··· Data extracts

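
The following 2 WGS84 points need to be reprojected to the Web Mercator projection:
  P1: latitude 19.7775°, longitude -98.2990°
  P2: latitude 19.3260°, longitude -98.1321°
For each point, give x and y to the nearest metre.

Web Mercator: x = R·λ, y = R·ln tan(π/4+φ/2), R = 6378137 m.
P1 (19.7775°, -98.2990°) → (-10942594.625, 2246691.292) m.
P2 (19.3260°, -98.1321°) → (-10924015.402, 2193354.986) m.

P1: x -10942595 m, y 2246691 m; P2: x -10924015 m, y 2193355 m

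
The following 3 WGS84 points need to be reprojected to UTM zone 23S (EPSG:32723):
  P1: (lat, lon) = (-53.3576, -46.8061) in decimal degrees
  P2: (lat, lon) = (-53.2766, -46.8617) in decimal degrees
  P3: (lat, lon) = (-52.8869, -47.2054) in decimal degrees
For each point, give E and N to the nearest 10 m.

UTM zone 23S: λ₀ = -45°, k₀ = 0.9996.
P1 (-53.3576°, -46.8061°) → (379801.507, 4086427.923) m.
P2 (-53.2766°, -46.8617°) → (375866.762, 4095342.576) m.
P3 (-52.8869°, -47.2054°) → (351618.253, 4138033.026) m.

P1: E 379800 m, N 4086430 m; P2: E 375870 m, N 4095340 m; P3: E 351620 m, N 4138030 m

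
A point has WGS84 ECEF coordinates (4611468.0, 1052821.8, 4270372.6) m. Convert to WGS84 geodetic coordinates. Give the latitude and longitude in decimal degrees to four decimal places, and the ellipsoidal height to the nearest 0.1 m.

lat 42.2672°, lon 12.8605°, h 4102.1 m

λ = atan2(Y, X) = 12.86050048°; p = √(X²+Y²) = 4730123.8 m.
Bowring's method on WGS84 (a = 6378137 m, b = 6356752.314 m) gives φ = 42.26719995°, h = 4102.070 m.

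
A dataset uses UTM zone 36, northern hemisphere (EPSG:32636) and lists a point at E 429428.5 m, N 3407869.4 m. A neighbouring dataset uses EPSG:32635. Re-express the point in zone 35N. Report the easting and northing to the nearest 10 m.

E 1003750 m, N 3419500 m

UTM 36N → geographic: φ = 30.80180017°, λ = 32.26229984°.
UTM 35N (λ₀ = 27°) forward: E = 1003746.032 m, N = 3419503.407 m.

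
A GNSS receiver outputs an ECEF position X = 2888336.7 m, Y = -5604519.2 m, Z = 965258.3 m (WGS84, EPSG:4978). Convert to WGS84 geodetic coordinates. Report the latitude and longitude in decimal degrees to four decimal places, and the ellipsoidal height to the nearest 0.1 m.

lat 8.7618°, lon -62.7353°, h 822.7 m

λ = atan2(Y, X) = -62.73529951°; p = √(X²+Y²) = 6305007.9 m.
Bowring's method on WGS84 (a = 6378137 m, b = 6356752.314 m) gives φ = 8.76179972°, h = 822.670 m.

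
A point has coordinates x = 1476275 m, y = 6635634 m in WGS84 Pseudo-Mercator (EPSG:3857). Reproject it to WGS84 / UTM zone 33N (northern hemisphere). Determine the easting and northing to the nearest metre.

Web Mercator inverse (R = 6378137 m) → φ = 51.08099881°, λ = 13.26160396°.
UTM 33N forward: E = 378233.876 m, N = 5660269.737 m.

E 378234 m, N 5660270 m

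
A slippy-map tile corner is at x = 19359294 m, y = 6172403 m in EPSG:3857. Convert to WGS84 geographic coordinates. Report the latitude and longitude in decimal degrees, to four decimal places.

R = 6378137 m. λ = x/R = 173.90749690°.
φ = 2·arctan(exp(y/R)) − 90° = 2·arctan(2.63200) − 90° = 48.39249981°.

lat 48.3925°, lon 173.9075°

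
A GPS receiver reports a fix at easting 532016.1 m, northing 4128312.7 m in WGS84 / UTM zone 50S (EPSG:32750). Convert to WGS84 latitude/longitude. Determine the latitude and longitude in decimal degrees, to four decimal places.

Zone 50S: λ₀ = 117°, k₀ = 0.9996, false easting 500000 m, false northing 10000000 m.
Meridian distance M = (N − FN)/k₀ = -5874036.9 m.
Inverse transverse Mercator on WGS84 gives φ = -52.99380040°, λ = 117.47699954°.

lat -52.9938°, lon 117.4770°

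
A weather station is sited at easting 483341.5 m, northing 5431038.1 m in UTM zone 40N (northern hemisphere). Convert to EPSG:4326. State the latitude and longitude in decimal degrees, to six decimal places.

lat 49.032000°, lon 56.772100°

Zone 40N: λ₀ = 57°, k₀ = 0.9996, false easting 500000 m.
Meridian distance M = (N − FN)/k₀ = 5433211.4 m.
Inverse transverse Mercator on WGS84 gives φ = 49.03200004°, λ = 56.77209992°.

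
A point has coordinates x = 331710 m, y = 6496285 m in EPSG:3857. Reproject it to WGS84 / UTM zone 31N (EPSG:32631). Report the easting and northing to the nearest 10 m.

E 498560 m, N 5570640 m

Web Mercator inverse (R = 6378137 m) → φ = 50.28789916°, λ = 2.97980163°.
UTM 31N forward: E = 498561.105 m, N = 5570641.641 m.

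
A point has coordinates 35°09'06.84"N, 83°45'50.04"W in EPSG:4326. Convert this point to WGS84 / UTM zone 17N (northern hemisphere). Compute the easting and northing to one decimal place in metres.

Zone 17 central meridian λ₀ = 6×17 − 183 = -81°; Δλ = -2.7639°.
Transverse Mercator on WGS84 with k₀ = 0.9996 gives E = 248223.344 m, N = 3893386.368 m.

E 248223.3 m, N 3893386.4 m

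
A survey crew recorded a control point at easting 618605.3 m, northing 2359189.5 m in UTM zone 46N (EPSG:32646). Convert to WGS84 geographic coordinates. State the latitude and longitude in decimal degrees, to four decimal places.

lat 21.3308°, lon 94.1437°

Zone 46N: λ₀ = 93°, k₀ = 0.9996, false easting 500000 m.
Meridian distance M = (N − FN)/k₀ = 2360133.6 m.
Inverse transverse Mercator on WGS84 gives φ = 21.33079974°, λ = 94.14369953°.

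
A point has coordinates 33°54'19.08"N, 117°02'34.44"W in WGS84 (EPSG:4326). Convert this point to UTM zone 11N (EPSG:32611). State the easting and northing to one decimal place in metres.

Zone 11 central meridian λ₀ = 6×11 − 183 = -117°; Δλ = -0.0429°.
Transverse Mercator on WGS84 with k₀ = 0.9996 gives E = 496033.887 m, N = 3751656.739 m.

E 496033.9 m, N 3751656.7 m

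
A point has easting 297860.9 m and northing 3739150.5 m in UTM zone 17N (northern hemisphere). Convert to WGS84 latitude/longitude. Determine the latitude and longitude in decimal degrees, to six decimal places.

Zone 17N: λ₀ = -81°, k₀ = 0.9996, false easting 500000 m.
Meridian distance M = (N − FN)/k₀ = 3740646.8 m.
Inverse transverse Mercator on WGS84 gives φ = 33.77319981°, λ = -83.18290025°.

lat 33.773200°, lon -83.182900°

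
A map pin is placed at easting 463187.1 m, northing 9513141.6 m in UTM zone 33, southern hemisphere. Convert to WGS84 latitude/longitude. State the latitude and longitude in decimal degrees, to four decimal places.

lat -4.4046°, lon 14.6682°

Zone 33S: λ₀ = 15°, k₀ = 0.9996, false easting 500000 m, false northing 10000000 m.
Meridian distance M = (N − FN)/k₀ = -487053.2 m.
Inverse transverse Mercator on WGS84 gives φ = -4.40459958°, λ = 14.66820019°.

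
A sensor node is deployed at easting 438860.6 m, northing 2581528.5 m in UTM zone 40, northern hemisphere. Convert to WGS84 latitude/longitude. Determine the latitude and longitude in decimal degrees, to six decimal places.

lat 23.342200°, lon 56.401900°

Zone 40N: λ₀ = 57°, k₀ = 0.9996, false easting 500000 m.
Meridian distance M = (N − FN)/k₀ = 2582561.5 m.
Inverse transverse Mercator on WGS84 gives φ = 23.34220029°, λ = 56.40189970°.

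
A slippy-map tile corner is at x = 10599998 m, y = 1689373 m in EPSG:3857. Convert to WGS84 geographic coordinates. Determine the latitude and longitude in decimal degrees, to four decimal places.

R = 6378137 m. λ = x/R = 95.22140215°.
φ = 2·arctan(exp(y/R)) − 90° = 2·arctan(1.30326) − 90° = 15.00149991°.

lat 15.0015°, lon 95.2214°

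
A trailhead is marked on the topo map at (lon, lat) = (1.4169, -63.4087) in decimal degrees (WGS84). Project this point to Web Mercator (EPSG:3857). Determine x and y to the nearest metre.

Web Mercator is spherical with R = a = 6378137 m.
x = R·λ = 6378137 × 0.024729570 = 157728.587 m.
y = R·ln tan(π/4 + φ/2) = 6378137 × -1.442611538 = -9201174.027 m.

x 157729 m, y -9201174 m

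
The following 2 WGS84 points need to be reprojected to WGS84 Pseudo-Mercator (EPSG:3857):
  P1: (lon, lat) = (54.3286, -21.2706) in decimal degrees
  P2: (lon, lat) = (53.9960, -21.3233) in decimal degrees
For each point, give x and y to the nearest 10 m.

P1: x 6047830 m, y -2424170 m; P2: x 6010810 m, y -2430470 m

Web Mercator: x = R·λ, y = R·ln tan(π/4+φ/2), R = 6378137 m.
P1 (-21.2706°, 54.3286°) → (6047832.088, -2424174.151) m.
P2 (-21.3233°, 53.9960°) → (6010807.225, -2430470.674) m.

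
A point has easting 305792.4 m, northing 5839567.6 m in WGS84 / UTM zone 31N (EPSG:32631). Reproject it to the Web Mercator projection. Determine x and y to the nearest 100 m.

x 14200 m, y 6922400 m

Unproject from UTM 31N (λ₀ = 3°) → φ = 52.67119980°, λ = 0.12759955°.
Web Mercator (R = 6378137 m): x = 14204.316 m, y = 6922408.865 m.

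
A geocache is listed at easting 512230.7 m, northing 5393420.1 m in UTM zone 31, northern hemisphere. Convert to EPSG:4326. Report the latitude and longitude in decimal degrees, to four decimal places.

Zone 31N: λ₀ = 3°, k₀ = 0.9996, false easting 500000 m.
Meridian distance M = (N − FN)/k₀ = 5395578.3 m.
Inverse transverse Mercator on WGS84 gives φ = 48.69370002°, λ = 3.16620065°.

lat 48.6937°, lon 3.1662°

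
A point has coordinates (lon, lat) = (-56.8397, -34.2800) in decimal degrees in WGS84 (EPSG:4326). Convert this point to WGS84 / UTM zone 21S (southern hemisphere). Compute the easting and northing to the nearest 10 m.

E 514750 m, N 6206790 m

Zone 21 central meridian λ₀ = 6×21 − 183 = -57°; Δλ = +0.1603°.
Transverse Mercator on WGS84 with k₀ = 0.9996 gives E = 514754.617 m, N = 6206785.844 m.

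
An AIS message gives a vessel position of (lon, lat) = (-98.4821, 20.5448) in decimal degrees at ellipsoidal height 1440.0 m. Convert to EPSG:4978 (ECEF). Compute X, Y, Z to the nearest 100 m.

WGS84: a = 6378137 m, e² = 0.006694380; N(φ) = a/√(1−e²sin²φ) = 6380767.921 m.
X = (N+h)·cosφ·cosλ = -881504.881 m; Y = (N+h)·cosφ·sinλ = -5910918.527 m; Z = (N(1−e²)+h)·sinφ = 2224779.423 m.

X -881500 m, Y -5910900 m, Z 2224800 m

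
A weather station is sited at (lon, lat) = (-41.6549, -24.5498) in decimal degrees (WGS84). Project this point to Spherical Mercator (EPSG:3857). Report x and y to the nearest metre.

Web Mercator is spherical with R = a = 6378137 m.
x = R·λ = 6378137 × -0.727015155 = -4637002.257 m.
y = R·ln tan(π/4 + φ/2) = 6378137 × -0.442221324 = -2820548.189 m.

x -4637002 m, y -2820548 m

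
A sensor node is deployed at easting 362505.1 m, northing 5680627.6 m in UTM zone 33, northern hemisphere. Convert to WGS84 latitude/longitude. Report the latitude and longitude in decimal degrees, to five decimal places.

Zone 33N: λ₀ = 15°, k₀ = 0.9996, false easting 500000 m.
Meridian distance M = (N − FN)/k₀ = 5682900.8 m.
Inverse transverse Mercator on WGS84 gives φ = 51.26039998°, λ = 13.02940031°.

lat 51.26040°, lon 13.02940°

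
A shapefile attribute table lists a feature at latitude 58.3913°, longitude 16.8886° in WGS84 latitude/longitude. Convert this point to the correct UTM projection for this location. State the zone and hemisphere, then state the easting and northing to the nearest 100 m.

Zone 33N: E 610400 m, N 6473800 m

Longitude 16.8886° lies in the 6° band [12°, 18°), giving zone 33; latitude is north of the equator, so 33N.
Zone 33 central meridian λ₀ = 6×33 − 183 = 15°; Δλ = +1.8886°.
Transverse Mercator on WGS84 with k₀ = 0.9996 gives E = 610404.234 m, N = 6473826.012 m.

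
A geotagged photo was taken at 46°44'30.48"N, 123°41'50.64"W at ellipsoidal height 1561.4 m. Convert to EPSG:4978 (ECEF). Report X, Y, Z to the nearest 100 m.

WGS84: a = 6378137 m, e² = 0.006694380; N(φ) = a/√(1−e²sin²φ) = 6389490.268 m.
X = (N+h)·cosφ·cosλ = -2429890.156 m; Y = (N+h)·cosφ·sinλ = -3643824.784 m; Z = (N(1−e²)+h)·sinφ = 4623278.830 m.

X -2429900 m, Y -3643800 m, Z 4623300 m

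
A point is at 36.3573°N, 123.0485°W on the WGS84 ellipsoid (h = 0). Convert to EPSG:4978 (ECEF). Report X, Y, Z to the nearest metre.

X -2804508 m, Y -4310571 m, Z 3760194 m

WGS84: a = 6378137 m, e² = 0.006694380; N(φ) = a/√(1−e²sin²φ) = 6385652.976 m.
X = (N+h)·cosφ·cosλ = -2804507.865 m; Y = (N+h)·cosφ·sinλ = -4310570.718 m; Z = (N(1−e²)+h)·sinφ = 3760193.769 m.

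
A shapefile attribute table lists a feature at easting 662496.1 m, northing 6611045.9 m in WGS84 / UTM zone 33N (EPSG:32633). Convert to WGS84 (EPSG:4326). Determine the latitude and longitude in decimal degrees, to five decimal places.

Zone 33N: λ₀ = 15°, k₀ = 0.9996, false easting 500000 m.
Meridian distance M = (N − FN)/k₀ = 6613691.4 m.
Inverse transverse Mercator on WGS84 gives φ = 59.60589960°, λ = 17.87969957°.

lat 59.60590°, lon 17.87970°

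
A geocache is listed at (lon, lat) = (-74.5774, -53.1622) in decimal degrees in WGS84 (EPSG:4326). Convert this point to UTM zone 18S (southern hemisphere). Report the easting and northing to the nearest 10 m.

Zone 18 central meridian λ₀ = 6×18 − 183 = -75°; Δλ = +0.4226°.
Transverse Mercator on WGS84 with k₀ = 0.9996 gives E = 528254.371 m, N = 4109602.418 m.

E 528250 m, N 4109600 m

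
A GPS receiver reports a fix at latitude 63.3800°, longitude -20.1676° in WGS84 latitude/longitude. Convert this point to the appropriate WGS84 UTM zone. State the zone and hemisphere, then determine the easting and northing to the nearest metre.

Zone 27N: E 541613 m, N 7028199 m

Longitude -20.1676° lies in the 6° band [-24°, -18°), giving zone 27; latitude is north of the equator, so 27N.
Zone 27 central meridian λ₀ = 6×27 − 183 = -21°; Δλ = +0.8324°.
Transverse Mercator on WGS84 with k₀ = 0.9996 gives E = 541613.317 m, N = 7028199.092 m.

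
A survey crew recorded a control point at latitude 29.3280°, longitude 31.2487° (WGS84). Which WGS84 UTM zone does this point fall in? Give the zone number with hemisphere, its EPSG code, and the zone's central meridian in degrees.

Zone 36N (EPSG:32636), central meridian 33°

UTM zone = ⌊(λ + 180)/6⌋ + 1; 31.2487° ∈ [30°, 36°) → zone 36.
Hemisphere: N (φ ≥ 0).
Central meridian λ₀ = 6×36 − 183 = 33°.
EPSG code: 32636.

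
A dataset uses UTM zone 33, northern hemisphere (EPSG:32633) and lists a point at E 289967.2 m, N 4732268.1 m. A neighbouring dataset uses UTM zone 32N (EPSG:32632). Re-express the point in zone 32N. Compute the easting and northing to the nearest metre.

UTM 33N → geographic: φ = 42.71420005°, λ = 12.43510022°.
UTM 32N (λ₀ = 9°) forward: E = 781297.223 m, N = 4734801.645 m.

E 781297 m, N 4734802 m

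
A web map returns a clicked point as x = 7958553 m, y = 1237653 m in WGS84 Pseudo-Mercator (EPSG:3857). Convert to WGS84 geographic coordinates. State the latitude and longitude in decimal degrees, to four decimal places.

lat 11.0489°, lon 71.4929°

R = 6378137 m. λ = x/R = 71.49289799°.
φ = 2·arctan(exp(y/R)) − 90° = 2·arctan(1.21415) − 90° = 11.04890291°.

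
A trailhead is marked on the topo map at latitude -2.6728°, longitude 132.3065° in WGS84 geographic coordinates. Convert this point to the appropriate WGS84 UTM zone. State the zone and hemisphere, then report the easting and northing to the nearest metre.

Longitude 132.3065° lies in the 6° band [132°, 138°), giving zone 53; latitude is south of the equator, so 53S.
Zone 53 central meridian λ₀ = 6×53 − 183 = 135°; Δλ = -2.6935°.
Transverse Mercator on WGS84 with k₀ = 0.9996 gives E = 200494.167 m, N = 9704244.669 m.

Zone 53S: E 200494 m, N 9704245 m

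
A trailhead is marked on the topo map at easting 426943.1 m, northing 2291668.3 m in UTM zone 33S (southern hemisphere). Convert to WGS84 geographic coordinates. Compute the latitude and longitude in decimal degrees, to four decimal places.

lat -69.4740°, lon 13.1328°

Zone 33S: λ₀ = 15°, k₀ = 0.9996, false easting 500000 m, false northing 10000000 m.
Meridian distance M = (N − FN)/k₀ = -7711416.3 m.
Inverse transverse Mercator on WGS84 gives φ = -69.47399992°, λ = 13.13279927°.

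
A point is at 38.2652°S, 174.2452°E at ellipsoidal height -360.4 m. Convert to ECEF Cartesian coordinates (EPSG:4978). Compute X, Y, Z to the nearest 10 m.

WGS84: a = 6378137 m, e² = 0.006694380; N(φ) = a/√(1−e²sin²φ) = 6386340.833 m.
X = (N+h)·cosφ·cosλ = -4988699.750 m; Y = (N+h)·cosφ·sinλ = 502757.824 m; Z = (N(1−e²)+h)·sinφ = -3928375.365 m.

X -4988700 m, Y 502760 m, Z -3928380 m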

······

→ **Work task**: How many lines of the listing above hold "reprojected"? Answer with the number alone.

→ **Answer**: 3